### Instructions for the task
The expected output is the line with "Grid: 6x6. Mines at: (0,2) (0,4) (1,0)" followed by every remaining line of the entries, all repeated exactly.

Data entries:

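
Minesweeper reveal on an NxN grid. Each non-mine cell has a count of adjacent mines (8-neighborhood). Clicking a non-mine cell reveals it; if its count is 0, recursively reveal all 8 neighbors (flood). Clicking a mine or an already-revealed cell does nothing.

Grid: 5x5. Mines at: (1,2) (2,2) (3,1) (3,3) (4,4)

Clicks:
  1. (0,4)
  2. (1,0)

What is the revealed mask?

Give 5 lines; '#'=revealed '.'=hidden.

Click 1 (0,4) count=0: revealed 6 new [(0,3) (0,4) (1,3) (1,4) (2,3) (2,4)] -> total=6
Click 2 (1,0) count=0: revealed 6 new [(0,0) (0,1) (1,0) (1,1) (2,0) (2,1)] -> total=12

Answer: ##.##
##.##
##.##
.....
.....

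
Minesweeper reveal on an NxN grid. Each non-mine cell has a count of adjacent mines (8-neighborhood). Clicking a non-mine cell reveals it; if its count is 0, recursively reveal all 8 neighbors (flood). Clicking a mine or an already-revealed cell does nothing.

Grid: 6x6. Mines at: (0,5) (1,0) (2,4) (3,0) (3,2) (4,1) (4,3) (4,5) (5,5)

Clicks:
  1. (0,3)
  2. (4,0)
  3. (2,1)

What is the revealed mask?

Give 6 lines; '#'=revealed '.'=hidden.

Click 1 (0,3) count=0: revealed 11 new [(0,1) (0,2) (0,3) (0,4) (1,1) (1,2) (1,3) (1,4) (2,1) (2,2) (2,3)] -> total=11
Click 2 (4,0) count=2: revealed 1 new [(4,0)] -> total=12
Click 3 (2,1) count=3: revealed 0 new [(none)] -> total=12

Answer: .####.
.####.
.###..
......
#.....
......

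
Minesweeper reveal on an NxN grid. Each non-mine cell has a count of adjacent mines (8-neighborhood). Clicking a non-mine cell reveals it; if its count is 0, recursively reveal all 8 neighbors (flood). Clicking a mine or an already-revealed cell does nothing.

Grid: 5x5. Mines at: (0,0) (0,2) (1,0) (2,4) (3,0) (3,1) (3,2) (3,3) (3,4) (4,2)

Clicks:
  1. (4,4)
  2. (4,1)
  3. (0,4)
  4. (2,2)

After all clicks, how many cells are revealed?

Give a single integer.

Click 1 (4,4) count=2: revealed 1 new [(4,4)] -> total=1
Click 2 (4,1) count=4: revealed 1 new [(4,1)] -> total=2
Click 3 (0,4) count=0: revealed 4 new [(0,3) (0,4) (1,3) (1,4)] -> total=6
Click 4 (2,2) count=3: revealed 1 new [(2,2)] -> total=7

Answer: 7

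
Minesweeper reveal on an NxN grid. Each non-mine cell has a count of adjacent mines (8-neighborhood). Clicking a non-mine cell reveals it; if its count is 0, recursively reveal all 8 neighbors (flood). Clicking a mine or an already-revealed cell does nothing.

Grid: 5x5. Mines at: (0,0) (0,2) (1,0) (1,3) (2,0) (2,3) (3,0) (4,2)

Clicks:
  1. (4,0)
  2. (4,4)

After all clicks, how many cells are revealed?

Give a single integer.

Click 1 (4,0) count=1: revealed 1 new [(4,0)] -> total=1
Click 2 (4,4) count=0: revealed 4 new [(3,3) (3,4) (4,3) (4,4)] -> total=5

Answer: 5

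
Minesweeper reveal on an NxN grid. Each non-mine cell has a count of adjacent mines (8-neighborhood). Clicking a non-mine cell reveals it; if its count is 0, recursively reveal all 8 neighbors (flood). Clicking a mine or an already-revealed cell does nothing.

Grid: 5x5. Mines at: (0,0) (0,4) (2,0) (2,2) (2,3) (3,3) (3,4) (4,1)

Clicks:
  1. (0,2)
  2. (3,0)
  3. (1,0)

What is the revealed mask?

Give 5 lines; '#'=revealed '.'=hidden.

Click 1 (0,2) count=0: revealed 6 new [(0,1) (0,2) (0,3) (1,1) (1,2) (1,3)] -> total=6
Click 2 (3,0) count=2: revealed 1 new [(3,0)] -> total=7
Click 3 (1,0) count=2: revealed 1 new [(1,0)] -> total=8

Answer: .###.
####.
.....
#....
.....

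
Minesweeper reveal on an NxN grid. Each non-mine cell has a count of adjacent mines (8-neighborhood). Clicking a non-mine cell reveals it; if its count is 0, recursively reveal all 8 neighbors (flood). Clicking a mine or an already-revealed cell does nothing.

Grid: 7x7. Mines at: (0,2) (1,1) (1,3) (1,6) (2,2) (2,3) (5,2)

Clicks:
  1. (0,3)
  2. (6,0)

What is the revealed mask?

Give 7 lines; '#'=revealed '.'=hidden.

Click 1 (0,3) count=2: revealed 1 new [(0,3)] -> total=1
Click 2 (6,0) count=0: revealed 10 new [(2,0) (2,1) (3,0) (3,1) (4,0) (4,1) (5,0) (5,1) (6,0) (6,1)] -> total=11

Answer: ...#...
.......
##.....
##.....
##.....
##.....
##.....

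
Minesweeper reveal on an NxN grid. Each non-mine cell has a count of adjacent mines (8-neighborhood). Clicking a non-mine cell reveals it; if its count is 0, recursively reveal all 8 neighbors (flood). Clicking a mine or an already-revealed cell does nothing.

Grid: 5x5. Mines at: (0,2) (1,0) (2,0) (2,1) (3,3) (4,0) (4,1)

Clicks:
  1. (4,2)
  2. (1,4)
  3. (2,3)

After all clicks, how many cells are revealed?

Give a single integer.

Answer: 7

Derivation:
Click 1 (4,2) count=2: revealed 1 new [(4,2)] -> total=1
Click 2 (1,4) count=0: revealed 6 new [(0,3) (0,4) (1,3) (1,4) (2,3) (2,4)] -> total=7
Click 3 (2,3) count=1: revealed 0 new [(none)] -> total=7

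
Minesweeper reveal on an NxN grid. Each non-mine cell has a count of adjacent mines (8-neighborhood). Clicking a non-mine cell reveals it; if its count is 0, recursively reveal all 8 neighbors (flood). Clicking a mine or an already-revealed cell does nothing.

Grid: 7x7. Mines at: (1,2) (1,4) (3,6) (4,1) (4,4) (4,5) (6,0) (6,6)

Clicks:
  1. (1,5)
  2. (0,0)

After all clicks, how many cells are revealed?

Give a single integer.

Answer: 9

Derivation:
Click 1 (1,5) count=1: revealed 1 new [(1,5)] -> total=1
Click 2 (0,0) count=0: revealed 8 new [(0,0) (0,1) (1,0) (1,1) (2,0) (2,1) (3,0) (3,1)] -> total=9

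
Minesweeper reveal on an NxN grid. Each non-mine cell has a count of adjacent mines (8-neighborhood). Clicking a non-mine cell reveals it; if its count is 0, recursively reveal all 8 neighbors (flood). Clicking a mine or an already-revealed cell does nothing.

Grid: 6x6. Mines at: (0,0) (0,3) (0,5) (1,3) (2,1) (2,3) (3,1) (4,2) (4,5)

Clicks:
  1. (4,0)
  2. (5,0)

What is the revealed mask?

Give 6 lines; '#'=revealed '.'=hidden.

Answer: ......
......
......
......
##....
##....

Derivation:
Click 1 (4,0) count=1: revealed 1 new [(4,0)] -> total=1
Click 2 (5,0) count=0: revealed 3 new [(4,1) (5,0) (5,1)] -> total=4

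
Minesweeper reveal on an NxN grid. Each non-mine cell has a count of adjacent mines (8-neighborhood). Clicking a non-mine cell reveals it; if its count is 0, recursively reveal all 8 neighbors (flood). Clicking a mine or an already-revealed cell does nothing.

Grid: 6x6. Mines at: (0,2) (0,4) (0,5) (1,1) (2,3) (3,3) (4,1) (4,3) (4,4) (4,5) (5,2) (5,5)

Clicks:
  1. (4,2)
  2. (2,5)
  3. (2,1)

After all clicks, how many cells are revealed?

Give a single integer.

Click 1 (4,2) count=4: revealed 1 new [(4,2)] -> total=1
Click 2 (2,5) count=0: revealed 6 new [(1,4) (1,5) (2,4) (2,5) (3,4) (3,5)] -> total=7
Click 3 (2,1) count=1: revealed 1 new [(2,1)] -> total=8

Answer: 8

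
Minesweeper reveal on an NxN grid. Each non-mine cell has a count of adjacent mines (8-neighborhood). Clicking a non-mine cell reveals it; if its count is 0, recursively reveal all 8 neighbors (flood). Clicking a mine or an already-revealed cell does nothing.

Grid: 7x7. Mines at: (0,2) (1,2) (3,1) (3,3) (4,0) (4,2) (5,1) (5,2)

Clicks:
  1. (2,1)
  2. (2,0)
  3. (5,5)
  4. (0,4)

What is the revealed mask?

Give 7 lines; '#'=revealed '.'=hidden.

Click 1 (2,1) count=2: revealed 1 new [(2,1)] -> total=1
Click 2 (2,0) count=1: revealed 1 new [(2,0)] -> total=2
Click 3 (5,5) count=0: revealed 27 new [(0,3) (0,4) (0,5) (0,6) (1,3) (1,4) (1,5) (1,6) (2,3) (2,4) (2,5) (2,6) (3,4) (3,5) (3,6) (4,3) (4,4) (4,5) (4,6) (5,3) (5,4) (5,5) (5,6) (6,3) (6,4) (6,5) (6,6)] -> total=29
Click 4 (0,4) count=0: revealed 0 new [(none)] -> total=29

Answer: ...####
...####
##.####
....###
...####
...####
...####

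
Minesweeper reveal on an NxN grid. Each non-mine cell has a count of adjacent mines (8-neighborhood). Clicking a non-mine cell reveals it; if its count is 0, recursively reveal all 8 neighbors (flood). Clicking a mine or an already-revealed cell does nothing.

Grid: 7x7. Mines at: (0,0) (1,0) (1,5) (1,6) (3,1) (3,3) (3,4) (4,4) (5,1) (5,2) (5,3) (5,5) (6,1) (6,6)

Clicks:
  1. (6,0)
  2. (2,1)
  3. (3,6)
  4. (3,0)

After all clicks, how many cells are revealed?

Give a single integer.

Click 1 (6,0) count=2: revealed 1 new [(6,0)] -> total=1
Click 2 (2,1) count=2: revealed 1 new [(2,1)] -> total=2
Click 3 (3,6) count=0: revealed 6 new [(2,5) (2,6) (3,5) (3,6) (4,5) (4,6)] -> total=8
Click 4 (3,0) count=1: revealed 1 new [(3,0)] -> total=9

Answer: 9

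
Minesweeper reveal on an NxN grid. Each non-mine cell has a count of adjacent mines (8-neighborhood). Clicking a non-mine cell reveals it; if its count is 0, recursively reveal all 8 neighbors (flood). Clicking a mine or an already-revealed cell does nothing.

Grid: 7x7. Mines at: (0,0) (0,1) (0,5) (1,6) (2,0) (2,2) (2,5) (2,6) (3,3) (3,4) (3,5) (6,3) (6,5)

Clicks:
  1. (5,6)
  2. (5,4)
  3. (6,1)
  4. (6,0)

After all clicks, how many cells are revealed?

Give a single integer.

Answer: 14

Derivation:
Click 1 (5,6) count=1: revealed 1 new [(5,6)] -> total=1
Click 2 (5,4) count=2: revealed 1 new [(5,4)] -> total=2
Click 3 (6,1) count=0: revealed 12 new [(3,0) (3,1) (3,2) (4,0) (4,1) (4,2) (5,0) (5,1) (5,2) (6,0) (6,1) (6,2)] -> total=14
Click 4 (6,0) count=0: revealed 0 new [(none)] -> total=14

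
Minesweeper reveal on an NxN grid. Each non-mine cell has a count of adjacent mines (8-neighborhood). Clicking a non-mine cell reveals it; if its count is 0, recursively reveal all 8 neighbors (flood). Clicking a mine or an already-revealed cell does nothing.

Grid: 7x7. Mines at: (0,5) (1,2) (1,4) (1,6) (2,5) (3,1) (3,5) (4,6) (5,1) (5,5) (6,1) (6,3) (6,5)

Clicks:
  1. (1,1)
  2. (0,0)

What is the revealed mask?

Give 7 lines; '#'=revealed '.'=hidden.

Answer: ##.....
##.....
##.....
.......
.......
.......
.......

Derivation:
Click 1 (1,1) count=1: revealed 1 new [(1,1)] -> total=1
Click 2 (0,0) count=0: revealed 5 new [(0,0) (0,1) (1,0) (2,0) (2,1)] -> total=6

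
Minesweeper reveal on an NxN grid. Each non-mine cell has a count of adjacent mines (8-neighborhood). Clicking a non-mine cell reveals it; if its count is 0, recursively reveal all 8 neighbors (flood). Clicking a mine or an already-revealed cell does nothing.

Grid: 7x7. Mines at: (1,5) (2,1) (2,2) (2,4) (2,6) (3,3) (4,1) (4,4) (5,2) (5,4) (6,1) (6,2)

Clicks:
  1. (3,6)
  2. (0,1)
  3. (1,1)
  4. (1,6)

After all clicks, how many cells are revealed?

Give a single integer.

Answer: 12

Derivation:
Click 1 (3,6) count=1: revealed 1 new [(3,6)] -> total=1
Click 2 (0,1) count=0: revealed 10 new [(0,0) (0,1) (0,2) (0,3) (0,4) (1,0) (1,1) (1,2) (1,3) (1,4)] -> total=11
Click 3 (1,1) count=2: revealed 0 new [(none)] -> total=11
Click 4 (1,6) count=2: revealed 1 new [(1,6)] -> total=12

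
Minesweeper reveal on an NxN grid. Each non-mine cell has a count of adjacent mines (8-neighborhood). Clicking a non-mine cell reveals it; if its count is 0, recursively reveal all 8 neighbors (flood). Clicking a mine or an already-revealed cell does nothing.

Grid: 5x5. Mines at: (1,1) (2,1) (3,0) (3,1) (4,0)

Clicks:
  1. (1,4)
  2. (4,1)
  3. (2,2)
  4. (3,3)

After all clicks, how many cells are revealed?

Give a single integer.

Click 1 (1,4) count=0: revealed 15 new [(0,2) (0,3) (0,4) (1,2) (1,3) (1,4) (2,2) (2,3) (2,4) (3,2) (3,3) (3,4) (4,2) (4,3) (4,4)] -> total=15
Click 2 (4,1) count=3: revealed 1 new [(4,1)] -> total=16
Click 3 (2,2) count=3: revealed 0 new [(none)] -> total=16
Click 4 (3,3) count=0: revealed 0 new [(none)] -> total=16

Answer: 16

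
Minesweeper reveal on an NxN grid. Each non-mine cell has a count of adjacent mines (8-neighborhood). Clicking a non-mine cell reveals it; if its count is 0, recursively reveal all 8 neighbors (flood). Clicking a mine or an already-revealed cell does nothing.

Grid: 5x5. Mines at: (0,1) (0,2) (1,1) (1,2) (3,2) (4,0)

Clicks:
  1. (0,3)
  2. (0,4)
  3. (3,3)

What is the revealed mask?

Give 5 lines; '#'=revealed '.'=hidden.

Click 1 (0,3) count=2: revealed 1 new [(0,3)] -> total=1
Click 2 (0,4) count=0: revealed 9 new [(0,4) (1,3) (1,4) (2,3) (2,4) (3,3) (3,4) (4,3) (4,4)] -> total=10
Click 3 (3,3) count=1: revealed 0 new [(none)] -> total=10

Answer: ...##
...##
...##
...##
...##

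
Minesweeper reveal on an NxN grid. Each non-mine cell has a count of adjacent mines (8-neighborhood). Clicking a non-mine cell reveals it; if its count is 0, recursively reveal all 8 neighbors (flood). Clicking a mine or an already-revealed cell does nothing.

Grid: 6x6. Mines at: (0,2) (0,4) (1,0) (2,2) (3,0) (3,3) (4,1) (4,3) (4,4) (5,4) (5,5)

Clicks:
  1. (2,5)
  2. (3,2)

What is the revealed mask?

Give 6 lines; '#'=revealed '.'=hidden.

Click 1 (2,5) count=0: revealed 6 new [(1,4) (1,5) (2,4) (2,5) (3,4) (3,5)] -> total=6
Click 2 (3,2) count=4: revealed 1 new [(3,2)] -> total=7

Answer: ......
....##
....##
..#.##
......
......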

### Response
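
Grid: 6x6. Mines at: (0,2) (0,4) (1,0) (2,2) (3,0) (3,3) (4,1) (4,3) (4,4) (5,4) (5,5)

Clicks:
  1. (2,5)
  2. (3,2)

What is the revealed mask?

Give 6 lines; '#'=revealed '.'=hidden.

Click 1 (2,5) count=0: revealed 6 new [(1,4) (1,5) (2,4) (2,5) (3,4) (3,5)] -> total=6
Click 2 (3,2) count=4: revealed 1 new [(3,2)] -> total=7

Answer: ......
....##
....##
..#.##
......
......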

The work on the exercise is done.